# Required work:
All of the entries must be duplicated exactly.

--- Data supplied Enclosed Below ---

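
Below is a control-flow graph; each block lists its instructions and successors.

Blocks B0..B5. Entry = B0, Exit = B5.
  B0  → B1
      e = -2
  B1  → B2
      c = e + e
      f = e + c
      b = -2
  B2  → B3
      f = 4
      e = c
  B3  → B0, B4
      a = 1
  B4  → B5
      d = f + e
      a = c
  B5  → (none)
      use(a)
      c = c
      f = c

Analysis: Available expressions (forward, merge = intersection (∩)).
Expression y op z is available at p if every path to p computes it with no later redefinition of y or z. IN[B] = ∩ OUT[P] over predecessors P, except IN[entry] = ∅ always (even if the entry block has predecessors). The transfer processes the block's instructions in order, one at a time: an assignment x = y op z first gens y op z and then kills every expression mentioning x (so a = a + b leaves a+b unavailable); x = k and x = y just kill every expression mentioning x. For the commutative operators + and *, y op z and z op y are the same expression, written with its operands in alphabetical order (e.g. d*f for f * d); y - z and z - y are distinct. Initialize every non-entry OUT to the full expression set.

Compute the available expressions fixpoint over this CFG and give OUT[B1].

Per-block solution:
  B0:   IN={}   OUT={}
  B1:   IN={}   OUT={c+e, e+e}
  B2:   IN={c+e, e+e}   OUT={}
  B3:   IN={}   OUT={}
  B4:   IN={}   OUT={e+f}
  B5:   IN={e+f}   OUT={}

Merge at B1: IN[B1] = OUT[B0] = {}
Applying B1's transfer function to that IN value gives OUT[B1] (row B1 above).

Answer: {c+e, e+e}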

--- End of Enclosed Data supplied ---

# Exercise result:
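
Below is a control-flow graph; each block lists its instructions and successors.

Blocks B0..B5. Entry = B0, Exit = B5.
  B0  → B1
      e = -2
  B1  → B2
      c = e + e
      f = e + c
      b = -2
  B2  → B3
      f = 4
      e = c
  B3  → B0, B4
      a = 1
  B4  → B5
      d = f + e
      a = c
  B5  → (none)
      use(a)
      c = c
      f = c

Analysis: Available expressions (forward, merge = intersection (∩)).
Expression y op z is available at p if every path to p computes it with no later redefinition of y or z. IN[B] = ∩ OUT[P] over predecessors P, except IN[entry] = ∅ always (even if the entry block has predecessors). The transfer processes the block's instructions in order, one at a time: an assignment x = y op z first gens y op z and then kills every expression mentioning x (so a = a + b leaves a+b unavailable); x = k and x = y just kill every expression mentioning x. For the commutative operators + and *, y op z and z op y are the same expression, written with its operands in alphabetical order (e.g. d*f for f * d); y - z and z - y are distinct. Initialize every non-entry OUT to the full expression set.

Compute the available expressions fixpoint over this CFG and give OUT[B1].

Per-block solution:
  B0:   IN={}   OUT={}
  B1:   IN={}   OUT={c+e, e+e}
  B2:   IN={c+e, e+e}   OUT={}
  B3:   IN={}   OUT={}
  B4:   IN={}   OUT={e+f}
  B5:   IN={e+f}   OUT={}

Merge at B1: IN[B1] = OUT[B0] = {}
Applying B1's transfer function to that IN value gives OUT[B1] (row B1 above).

Answer: {c+e, e+e}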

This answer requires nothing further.